── Input

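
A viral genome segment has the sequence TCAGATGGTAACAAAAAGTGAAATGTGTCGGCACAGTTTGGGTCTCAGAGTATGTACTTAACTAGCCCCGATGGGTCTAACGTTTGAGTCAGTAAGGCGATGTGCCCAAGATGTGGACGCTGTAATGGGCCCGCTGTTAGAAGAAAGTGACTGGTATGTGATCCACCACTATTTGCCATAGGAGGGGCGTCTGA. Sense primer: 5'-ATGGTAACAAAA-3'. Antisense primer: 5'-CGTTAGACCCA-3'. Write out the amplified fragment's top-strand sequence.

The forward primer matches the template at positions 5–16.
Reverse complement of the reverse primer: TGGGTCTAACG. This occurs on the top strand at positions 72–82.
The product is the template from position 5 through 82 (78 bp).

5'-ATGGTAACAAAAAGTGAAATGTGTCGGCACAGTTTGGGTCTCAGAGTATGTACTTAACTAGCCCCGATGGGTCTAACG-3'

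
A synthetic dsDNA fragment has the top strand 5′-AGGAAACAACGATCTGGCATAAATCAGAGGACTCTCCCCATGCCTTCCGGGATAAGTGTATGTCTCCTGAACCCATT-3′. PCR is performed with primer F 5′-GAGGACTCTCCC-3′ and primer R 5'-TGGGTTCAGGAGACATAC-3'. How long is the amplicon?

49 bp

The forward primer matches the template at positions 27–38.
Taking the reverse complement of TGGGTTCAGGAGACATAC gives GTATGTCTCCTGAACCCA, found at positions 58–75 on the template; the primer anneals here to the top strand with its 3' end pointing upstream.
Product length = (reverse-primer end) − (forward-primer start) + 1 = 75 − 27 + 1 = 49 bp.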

────

# [Task directions]
Output the listing exactly, from first line to last.

# [Answer section]
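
A viral genome segment has the sequence TCAGATGGTAACAAAAAGTGAAATGTGTCGGCACAGTTTGGGTCTCAGAGTATGTACTTAACTAGCCCCGATGGGTCTAACGTTTGAGTCAGTAAGGCGATGTGCCCAAGATGTGGACGCTGTAATGGGCCCGCTGTTAGAAGAAAGTGACTGGTATGTGATCCACCACTATTTGCCATAGGAGGGGCGTCTGA. Sense primer: 5'-ATGGTAACAAAA-3'. Antisense primer: 5'-CGTTAGACCCA-3'. Write out the amplified fragment's top-strand sequence.

The forward primer matches the template at positions 5–16.
Reverse complement of the reverse primer: TGGGTCTAACG. This occurs on the top strand at positions 72–82.
The product is the template from position 5 through 82 (78 bp).

5'-ATGGTAACAAAAAGTGAAATGTGTCGGCACAGTTTGGGTCTCAGAGTATGTACTTAACTAGCCCCGATGGGTCTAACG-3'

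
A synthetic dsDNA fragment has the top strand 5′-AGGAAACAACGATCTGGCATAAATCAGAGGACTCTCCCCATGCCTTCCGGGATAAGTGTATGTCTCCTGAACCCATT-3′. PCR is performed with primer F 5′-GAGGACTCTCCC-3′ and primer R 5'-TGGGTTCAGGAGACATAC-3'. How long is the amplicon?

49 bp

The forward primer matches the template at positions 27–38.
Taking the reverse complement of TGGGTTCAGGAGACATAC gives GTATGTCTCCTGAACCCA, found at positions 58–75 on the template; the primer anneals here to the top strand with its 3' end pointing upstream.
Product length = (reverse-primer end) − (forward-primer start) + 1 = 75 − 27 + 1 = 49 bp.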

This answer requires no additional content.